= Task input =
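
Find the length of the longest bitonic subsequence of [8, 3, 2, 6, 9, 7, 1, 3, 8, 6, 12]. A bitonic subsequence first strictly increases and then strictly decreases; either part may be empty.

5

Let inc[i] be the LIS ending at i and dec[i] the longest strictly decreasing subsequence starting at i. inc = [1, 1, 1, 2, 3, 3, 1, 2, 4, 3, 5], dec = [4, 3, 2, 2, 3, 2, 1, 1, 2, 1, 1].
max_i inc[i]+dec[i]−1 = 5, with one witness 3, 6, 9, 8, 6.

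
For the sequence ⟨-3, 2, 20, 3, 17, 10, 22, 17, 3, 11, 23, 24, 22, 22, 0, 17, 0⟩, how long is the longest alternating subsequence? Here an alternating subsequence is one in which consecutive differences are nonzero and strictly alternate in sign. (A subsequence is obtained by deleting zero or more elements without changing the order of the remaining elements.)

11

A longest alternating subsequence is -3, 20, 3, 17, 10, 22, 3, 11, 0, 17, 0 (positions 1,3,4,5,6,7,9,10,15,16,17); its 10 consecutive differences strictly alternate in sign, and length 11 is optimal.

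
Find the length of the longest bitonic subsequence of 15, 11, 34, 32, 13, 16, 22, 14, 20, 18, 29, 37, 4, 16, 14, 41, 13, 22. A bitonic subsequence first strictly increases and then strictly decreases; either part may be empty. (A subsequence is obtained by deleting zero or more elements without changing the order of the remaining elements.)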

= What to do =
Copy each line above exactly as it stands.

= Solution for this problem =
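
Find the length of the longest bitonic subsequence of [8, 3, 2, 6, 9, 7, 1, 3, 8, 6, 12]. A bitonic subsequence first strictly increases and then strictly decreases; either part may be empty.

5

Let inc[i] be the LIS ending at i and dec[i] the longest strictly decreasing subsequence starting at i. inc = [1, 1, 1, 2, 3, 3, 1, 2, 4, 3, 5], dec = [4, 3, 2, 2, 3, 2, 1, 1, 2, 1, 1].
max_i inc[i]+dec[i]−1 = 5, with one witness 3, 6, 9, 8, 6.

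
For the sequence ⟨-3, 2, 20, 3, 17, 10, 22, 17, 3, 11, 23, 24, 22, 22, 0, 17, 0⟩, how long is the longest alternating subsequence? Here an alternating subsequence is one in which consecutive differences are nonzero and strictly alternate in sign. (A subsequence is obtained by deleting zero or more elements without changing the order of the remaining elements.)

11

A longest alternating subsequence is -3, 20, 3, 17, 10, 22, 3, 11, 0, 17, 0 (positions 1,3,4,5,6,7,9,10,15,16,17); its 10 consecutive differences strictly alternate in sign, and length 11 is optimal.

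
Find the length of the longest bitonic subsequence of 15, 11, 34, 32, 13, 16, 22, 14, 20, 18, 29, 37, 4, 16, 14, 41, 13, 22. A bitonic subsequence first strictly increases and then strictly decreases; either part may be empty. (A subsequence is obtained by deleting zero or more elements without changing the order of the remaining elements.)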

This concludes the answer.